■ **Exercise objective**:
Please give again, word for word, the lines that lie between the start of the listing below and the line with "Answer: 220", both included.

■ **Available data**:
*** Begin section ***

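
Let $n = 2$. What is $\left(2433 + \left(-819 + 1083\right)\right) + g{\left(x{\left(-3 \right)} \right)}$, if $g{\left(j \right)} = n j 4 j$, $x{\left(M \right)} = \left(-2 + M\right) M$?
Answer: $4497$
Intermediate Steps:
$x{\left(M \right)} = M \left(-2 + M\right)$
$g{\left(j \right)} = 8 j^{2}$ ($g{\left(j \right)} = 2 j 4 j = 8 j j = 8 j^{2}$)
$\left(2433 + \left(-819 + 1083\right)\right) + g{\left(x{\left(-3 \right)} \right)} = \left(2433 + \left(-819 + 1083\right)\right) + 8 \left(- 3 \left(-2 - 3\right)\right)^{2} = \left(2433 + 264\right) + 8 \left(\left(-3\right) \left(-5\right)\right)^{2} = 2697 + 8 \cdot 15^{2} = 2697 + 8 \cdot 225 = 2697 + 1800 = 4497$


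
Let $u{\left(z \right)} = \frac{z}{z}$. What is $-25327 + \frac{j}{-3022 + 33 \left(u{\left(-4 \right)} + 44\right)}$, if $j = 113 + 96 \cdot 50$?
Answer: $- \frac{38932512}{1537} \approx -25330.0$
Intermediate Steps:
$u{\left(z \right)} = 1$
$j = 4913$ ($j = 113 + 4800 = 4913$)
$-25327 + \frac{j}{-3022 + 33 \left(u{\left(-4 \right)} + 44\right)} = -25327 + \frac{4913}{-3022 + 33 \left(1 + 44\right)} = -25327 + \frac{4913}{-3022 + 33 \cdot 45} = -25327 + \frac{4913}{-3022 + 1485} = -25327 + \frac{4913}{-1537} = -25327 + 4913 \left(- \frac{1}{1537}\right) = -25327 - \frac{4913}{1537} = - \frac{38932512}{1537}$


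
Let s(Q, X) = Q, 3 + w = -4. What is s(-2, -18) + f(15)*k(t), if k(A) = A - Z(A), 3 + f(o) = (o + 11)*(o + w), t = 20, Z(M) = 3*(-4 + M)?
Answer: -5742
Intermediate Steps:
w = -7 (w = -3 - 4 = -7)
Z(M) = -12 + 3*M
f(o) = -3 + (-7 + o)*(11 + o) (f(o) = -3 + (o + 11)*(o - 7) = -3 + (11 + o)*(-7 + o) = -3 + (-7 + o)*(11 + o))
k(A) = 12 - 2*A (k(A) = A - (-12 + 3*A) = A + (12 - 3*A) = 12 - 2*A)
s(-2, -18) + f(15)*k(t) = -2 + (-80 + 15**2 + 4*15)*(12 - 2*20) = -2 + (-80 + 225 + 60)*(12 - 40) = -2 + 205*(-28) = -2 - 5740 = -5742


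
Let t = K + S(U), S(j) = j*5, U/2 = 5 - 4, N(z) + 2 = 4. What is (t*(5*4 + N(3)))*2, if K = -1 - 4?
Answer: 220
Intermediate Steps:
N(z) = 2 (N(z) = -2 + 4 = 2)
U = 2 (U = 2*(5 - 4) = 2*1 = 2)
S(j) = 5*j
K = -5
t = 5 (t = -5 + 5*2 = -5 + 10 = 5)
(t*(5*4 + N(3)))*2 = (5*(5*4 + 2))*2 = (5*(20 + 2))*2 = (5*22)*2 = 110*2 = 220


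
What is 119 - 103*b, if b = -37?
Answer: 3930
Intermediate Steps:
119 - 103*b = 119 - 103*(-37) = 119 + 3811 = 3930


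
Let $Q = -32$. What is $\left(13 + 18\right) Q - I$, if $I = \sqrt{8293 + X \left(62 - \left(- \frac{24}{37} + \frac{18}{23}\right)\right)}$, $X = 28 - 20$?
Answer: $-992 - \frac{7 \sqrt{129882173}}{851} \approx -1085.7$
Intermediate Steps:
$X = 8$
$I = \frac{7 \sqrt{129882173}}{851}$ ($I = \sqrt{8293 + 8 \left(62 - \left(- \frac{24}{37} + \frac{18}{23}\right)\right)} = \sqrt{8293 + 8 \left(62 - \frac{114}{851}\right)} = \sqrt{8293 + 8 \cdot \frac{52648}{851}} = \sqrt{8293 + \frac{421184}{851}} = \sqrt{\frac{7478527}{851}} = \frac{7 \sqrt{129882173}}{851} \approx 93.744$)
$\left(13 + 18\right) Q - I = \left(13 + 18\right) \left(-32\right) - \frac{7 \sqrt{129882173}}{851} = 31 \left(-32\right) - \frac{7 \sqrt{129882173}}{851} = -992 - \frac{7 \sqrt{129882173}}{851}$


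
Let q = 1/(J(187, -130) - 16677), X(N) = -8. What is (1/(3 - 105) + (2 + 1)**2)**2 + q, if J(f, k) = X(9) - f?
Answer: 1182289067/14628024 ≈ 80.824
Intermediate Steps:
J(f, k) = -8 - f
q = -1/16872 (q = 1/((-8 - 1*187) - 16677) = 1/((-8 - 187) - 16677) = 1/(-195 - 16677) = 1/(-16872) = -1/16872 ≈ -5.9270e-5)
(1/(3 - 105) + (2 + 1)**2)**2 + q = (1/(3 - 105) + (2 + 1)**2)**2 - 1/16872 = (1/(-102) + 3**2)**2 - 1/16872 = (-1/102 + 9)**2 - 1/16872 = (917/102)**2 - 1/16872 = 840889/10404 - 1/16872 = 1182289067/14628024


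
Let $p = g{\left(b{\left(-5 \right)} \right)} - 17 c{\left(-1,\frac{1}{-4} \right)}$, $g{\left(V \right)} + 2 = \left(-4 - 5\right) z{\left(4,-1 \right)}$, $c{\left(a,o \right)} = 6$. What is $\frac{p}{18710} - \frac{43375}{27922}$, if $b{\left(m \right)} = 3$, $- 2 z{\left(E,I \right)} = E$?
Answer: $- \frac{406973771}{261210310} \approx -1.558$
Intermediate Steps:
$z{\left(E,I \right)} = - \frac{E}{2}$
$g{\left(V \right)} = 16$ ($g{\left(V \right)} = -2 + \left(-4 - 5\right) \left(\left(- \frac{1}{2}\right) 4\right) = -2 - -18 = -2 + 18 = 16$)
$p = -86$ ($p = 16 - 102 = -86$)
$\frac{p}{18710} - \frac{43375}{27922} = - \frac{86}{18710} - \frac{43375}{27922} = \left(-86\right) \frac{1}{18710} - \frac{43375}{27922} = - \frac{43}{9355} - \frac{43375}{27922} = - \frac{406973771}{261210310}$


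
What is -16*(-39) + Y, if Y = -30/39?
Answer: 8102/13 ≈ 623.23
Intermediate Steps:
Y = -10/13 (Y = -30*1/39 = -10/13 ≈ -0.76923)
-16*(-39) + Y = -16*(-39) - 10/13 = 624 - 10/13 = 8102/13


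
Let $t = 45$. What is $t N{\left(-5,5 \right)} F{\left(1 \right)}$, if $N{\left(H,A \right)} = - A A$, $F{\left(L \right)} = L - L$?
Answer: $0$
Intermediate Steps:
$F{\left(L \right)} = 0$
$N{\left(H,A \right)} = - A^{2}$
$t N{\left(-5,5 \right)} F{\left(1 \right)} = 45 \left(- 5^{2}\right) 0 = 45 \left(\left(-1\right) 25\right) 0 = 45 \left(-25\right) 0 = \left(-1125\right) 0 = 0$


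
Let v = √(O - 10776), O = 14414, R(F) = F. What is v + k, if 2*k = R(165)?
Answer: 165/2 + √3638 ≈ 142.82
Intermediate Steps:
k = 165/2 (k = (½)*165 = 165/2 ≈ 82.500)
v = √3638 (v = √(14414 - 10776) = √3638 ≈ 60.316)
v + k = √3638 + 165/2 = 165/2 + √3638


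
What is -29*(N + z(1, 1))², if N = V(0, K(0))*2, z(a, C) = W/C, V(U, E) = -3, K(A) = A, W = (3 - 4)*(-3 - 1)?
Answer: -116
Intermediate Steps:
W = 4 (W = -1*(-4) = 4)
z(a, C) = 4/C
N = -6 (N = -3*2 = -6)
-29*(N + z(1, 1))² = -29*(-6 + 4/1)² = -29*(-6 + 4*1)² = -29*(-6 + 4)² = -29*(-2)² = -29*4 = -116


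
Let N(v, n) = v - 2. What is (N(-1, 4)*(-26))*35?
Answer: 2730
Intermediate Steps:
N(v, n) = -2 + v
(N(-1, 4)*(-26))*35 = ((-2 - 1)*(-26))*35 = -3*(-26)*35 = 78*35 = 2730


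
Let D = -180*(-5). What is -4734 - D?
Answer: -5634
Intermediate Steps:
D = 900
-4734 - D = -4734 - 1*900 = -4734 - 900 = -5634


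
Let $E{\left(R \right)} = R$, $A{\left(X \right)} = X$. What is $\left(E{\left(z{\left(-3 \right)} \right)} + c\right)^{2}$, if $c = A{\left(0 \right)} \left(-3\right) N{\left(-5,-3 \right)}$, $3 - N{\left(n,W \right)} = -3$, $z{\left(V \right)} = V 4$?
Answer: $144$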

*** End section ***

■ **Result of this task**:
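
Let $n = 2$. What is $\left(2433 + \left(-819 + 1083\right)\right) + g{\left(x{\left(-3 \right)} \right)}$, if $g{\left(j \right)} = n j 4 j$, $x{\left(M \right)} = \left(-2 + M\right) M$?
Answer: $4497$
Intermediate Steps:
$x{\left(M \right)} = M \left(-2 + M\right)$
$g{\left(j \right)} = 8 j^{2}$ ($g{\left(j \right)} = 2 j 4 j = 8 j j = 8 j^{2}$)
$\left(2433 + \left(-819 + 1083\right)\right) + g{\left(x{\left(-3 \right)} \right)} = \left(2433 + \left(-819 + 1083\right)\right) + 8 \left(- 3 \left(-2 - 3\right)\right)^{2} = \left(2433 + 264\right) + 8 \left(\left(-3\right) \left(-5\right)\right)^{2} = 2697 + 8 \cdot 15^{2} = 2697 + 8 \cdot 225 = 2697 + 1800 = 4497$


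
Let $u{\left(z \right)} = \frac{z}{z}$. What is $-25327 + \frac{j}{-3022 + 33 \left(u{\left(-4 \right)} + 44\right)}$, if $j = 113 + 96 \cdot 50$?
Answer: $- \frac{38932512}{1537} \approx -25330.0$
Intermediate Steps:
$u{\left(z \right)} = 1$
$j = 4913$ ($j = 113 + 4800 = 4913$)
$-25327 + \frac{j}{-3022 + 33 \left(u{\left(-4 \right)} + 44\right)} = -25327 + \frac{4913}{-3022 + 33 \left(1 + 44\right)} = -25327 + \frac{4913}{-3022 + 33 \cdot 45} = -25327 + \frac{4913}{-3022 + 1485} = -25327 + \frac{4913}{-1537} = -25327 + 4913 \left(- \frac{1}{1537}\right) = -25327 - \frac{4913}{1537} = - \frac{38932512}{1537}$


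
Let s(Q, X) = Q, 3 + w = -4. What is s(-2, -18) + f(15)*k(t), if k(A) = A - Z(A), 3 + f(o) = (o + 11)*(o + w), t = 20, Z(M) = 3*(-4 + M)?
Answer: -5742
Intermediate Steps:
w = -7 (w = -3 - 4 = -7)
Z(M) = -12 + 3*M
f(o) = -3 + (-7 + o)*(11 + o) (f(o) = -3 + (o + 11)*(o - 7) = -3 + (11 + o)*(-7 + o) = -3 + (-7 + o)*(11 + o))
k(A) = 12 - 2*A (k(A) = A - (-12 + 3*A) = A + (12 - 3*A) = 12 - 2*A)
s(-2, -18) + f(15)*k(t) = -2 + (-80 + 15**2 + 4*15)*(12 - 2*20) = -2 + (-80 + 225 + 60)*(12 - 40) = -2 + 205*(-28) = -2 - 5740 = -5742


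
Let t = K + S(U), S(j) = j*5, U/2 = 5 - 4, N(z) + 2 = 4. What is (t*(5*4 + N(3)))*2, if K = -1 - 4?
Answer: 220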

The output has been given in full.